### Directions
All of the data below needs to be set down once more, exactly as written.

(Entries provided begins)

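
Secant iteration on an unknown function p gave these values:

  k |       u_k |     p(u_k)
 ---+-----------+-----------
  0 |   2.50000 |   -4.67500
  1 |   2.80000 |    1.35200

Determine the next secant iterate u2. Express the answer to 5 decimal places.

2.73270

u2 = 2.80000 − 1.35200·(2.80000 − 2.50000) / (1.35200 − (-4.67500))
   = 2.80000 − (0.4056000)/(6.0270000) = 2.7327028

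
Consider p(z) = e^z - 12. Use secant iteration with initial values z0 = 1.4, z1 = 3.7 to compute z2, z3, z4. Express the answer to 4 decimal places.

1.9021, 2.1845, 2.5867

p(1.4) = -7.944800, p(3.7) = 28.447304
z2 = 3.700000 − 28.447304·(3.700000 − 1.400000) / (28.447304 − (-7.944800)) = 3.700000 − (65.428800)/(36.392104) = 1.902116
p(1.902116) = -5.299947
z3 = 1.902116 − (-5.299947)·(1.902116 − 3.700000) / (-5.299947 − 28.447304) = 1.902116 − (9.528692)/(-33.747251) = 2.184470
p(2.184470) = -3.114061
z4 = 2.184470 − (-3.114061)·(2.184470 − 1.902116) / (-3.114061 − (-5.299947)) = 2.184470 − (-0.879270)/(2.185885) = 2.586719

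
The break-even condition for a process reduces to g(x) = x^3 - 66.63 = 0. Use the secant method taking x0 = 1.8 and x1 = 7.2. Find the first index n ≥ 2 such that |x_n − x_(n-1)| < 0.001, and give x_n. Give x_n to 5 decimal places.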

(Entries provided ends)

### Reply
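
Secant iteration on an unknown function p gave these values:

  k |       u_k |     p(u_k)
 ---+-----------+-----------
  0 |   2.50000 |   -4.67500
  1 |   2.80000 |    1.35200

Determine the next secant iterate u2. Express the answer to 5 decimal places.

2.73270

u2 = 2.80000 − 1.35200·(2.80000 − 2.50000) / (1.35200 − (-4.67500))
   = 2.80000 − (0.4056000)/(6.0270000) = 2.7327028

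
Consider p(z) = e^z - 12. Use secant iteration with initial values z0 = 1.4, z1 = 3.7 to compute z2, z3, z4. Express the answer to 4 decimal places.

1.9021, 2.1845, 2.5867

p(1.4) = -7.944800, p(3.7) = 28.447304
z2 = 3.700000 − 28.447304·(3.700000 − 1.400000) / (28.447304 − (-7.944800)) = 3.700000 − (65.428800)/(36.392104) = 1.902116
p(1.902116) = -5.299947
z3 = 1.902116 − (-5.299947)·(1.902116 − 3.700000) / (-5.299947 − 28.447304) = 1.902116 − (9.528692)/(-33.747251) = 2.184470
p(2.184470) = -3.114061
z4 = 2.184470 − (-3.114061)·(2.184470 − 1.902116) / (-3.114061 − (-5.299947)) = 2.184470 − (-0.879270)/(2.185885) = 2.586719

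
The break-even condition for a process reduces to g(x) = x^3 - 66.63 = 0. Use the secant method taking x0 = 1.8 and x1 = 7.2. Find the first index n ≥ 2 such that |x_n − x_(n-1)| < 0.001, and give x_n. Give x_n to 5 decimal places.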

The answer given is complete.